- **EXERCISE BRIEF**:
Retype each entry. Leave every word as it is.

- **Stored items**:
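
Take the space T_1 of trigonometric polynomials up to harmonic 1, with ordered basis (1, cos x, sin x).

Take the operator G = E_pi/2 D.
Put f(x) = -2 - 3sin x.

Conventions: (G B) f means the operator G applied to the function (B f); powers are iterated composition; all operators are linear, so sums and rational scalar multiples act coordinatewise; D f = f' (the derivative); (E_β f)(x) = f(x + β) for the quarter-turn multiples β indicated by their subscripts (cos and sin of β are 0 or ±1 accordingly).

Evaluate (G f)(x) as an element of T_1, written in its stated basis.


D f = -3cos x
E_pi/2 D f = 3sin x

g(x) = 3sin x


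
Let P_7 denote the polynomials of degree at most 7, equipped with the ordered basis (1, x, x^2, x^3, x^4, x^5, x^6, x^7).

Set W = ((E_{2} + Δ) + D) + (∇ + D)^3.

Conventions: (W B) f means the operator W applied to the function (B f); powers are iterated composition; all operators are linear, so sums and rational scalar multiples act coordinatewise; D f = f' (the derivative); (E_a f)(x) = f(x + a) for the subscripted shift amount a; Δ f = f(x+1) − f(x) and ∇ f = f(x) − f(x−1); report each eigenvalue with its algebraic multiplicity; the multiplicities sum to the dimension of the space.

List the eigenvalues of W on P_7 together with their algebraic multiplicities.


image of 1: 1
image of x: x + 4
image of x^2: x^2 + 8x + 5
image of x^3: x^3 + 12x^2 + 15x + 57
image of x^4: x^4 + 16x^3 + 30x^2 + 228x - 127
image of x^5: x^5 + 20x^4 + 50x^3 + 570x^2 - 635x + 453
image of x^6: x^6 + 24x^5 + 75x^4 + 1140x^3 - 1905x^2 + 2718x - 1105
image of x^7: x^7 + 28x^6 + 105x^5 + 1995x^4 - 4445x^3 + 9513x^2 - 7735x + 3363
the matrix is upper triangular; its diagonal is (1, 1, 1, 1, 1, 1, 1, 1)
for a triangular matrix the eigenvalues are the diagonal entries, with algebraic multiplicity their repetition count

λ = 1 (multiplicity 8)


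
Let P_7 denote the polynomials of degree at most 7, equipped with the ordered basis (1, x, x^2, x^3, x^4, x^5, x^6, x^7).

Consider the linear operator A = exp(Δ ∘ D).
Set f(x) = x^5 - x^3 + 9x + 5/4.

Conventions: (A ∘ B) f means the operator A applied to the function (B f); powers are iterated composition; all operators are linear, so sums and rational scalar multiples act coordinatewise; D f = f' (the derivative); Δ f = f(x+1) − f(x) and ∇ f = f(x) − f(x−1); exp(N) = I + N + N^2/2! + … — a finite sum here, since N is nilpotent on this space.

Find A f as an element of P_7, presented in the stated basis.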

- **OUTPUT OF THE TASK**:
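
Take the space T_1 of trigonometric polynomials up to harmonic 1, with ordered basis (1, cos x, sin x).

Take the operator G = E_pi/2 D.
Put f(x) = -2 - 3sin x.

Conventions: (G B) f means the operator G applied to the function (B f); powers are iterated composition; all operators are linear, so sums and rational scalar multiples act coordinatewise; D f = f' (the derivative); (E_β f)(x) = f(x + β) for the quarter-turn multiples β indicated by their subscripts (cos and sin of β are 0 or ±1 accordingly).

Evaluate (G f)(x) as an element of T_1, written in its stated basis.


D f = -3cos x
E_pi/2 D f = 3sin x

g(x) = 3sin x


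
Let P_7 denote the polynomials of degree at most 7, equipped with the ordered basis (1, x, x^2, x^3, x^4, x^5, x^6, x^7).

Set W = ((E_{2} + Δ) + D) + (∇ + D)^3.

Conventions: (W B) f means the operator W applied to the function (B f); powers are iterated composition; all operators are linear, so sums and rational scalar multiples act coordinatewise; D f = f' (the derivative); (E_a f)(x) = f(x + a) for the subscripted shift amount a; Δ f = f(x+1) − f(x) and ∇ f = f(x) − f(x−1); report each eigenvalue with its algebraic multiplicity; the multiplicities sum to the dimension of the space.

List the eigenvalues of W on P_7 together with their algebraic multiplicities.


image of 1: 1
image of x: x + 4
image of x^2: x^2 + 8x + 5
image of x^3: x^3 + 12x^2 + 15x + 57
image of x^4: x^4 + 16x^3 + 30x^2 + 228x - 127
image of x^5: x^5 + 20x^4 + 50x^3 + 570x^2 - 635x + 453
image of x^6: x^6 + 24x^5 + 75x^4 + 1140x^3 - 1905x^2 + 2718x - 1105
image of x^7: x^7 + 28x^6 + 105x^5 + 1995x^4 - 4445x^3 + 9513x^2 - 7735x + 3363
the matrix is upper triangular; its diagonal is (1, 1, 1, 1, 1, 1, 1, 1)
for a triangular matrix the eigenvalues are the diagonal entries, with algebraic multiplicity their repetition count

λ = 1 (multiplicity 8)


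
Let P_7 denote the polynomials of degree at most 7, equipped with the ordered basis (1, x, x^2, x^3, x^4, x^5, x^6, x^7).

Consider the linear operator A = exp(Δ ∘ D).
Set f(x) = x^5 - x^3 + 9x + 5/4.

Conventions: (A ∘ B) f means the operator A applied to the function (B f); powers are iterated composition; all operators are linear, so sums and rational scalar multiples act coordinatewise; D f = f' (the derivative); Δ f = f(x+1) − f(x) and ∇ f = f(x) − f(x−1); exp(N) = I + N + N^2/2! + … — a finite sum here, since N is nilpotent on this space.

Find A f as an element of P_7, presented in the stated basis.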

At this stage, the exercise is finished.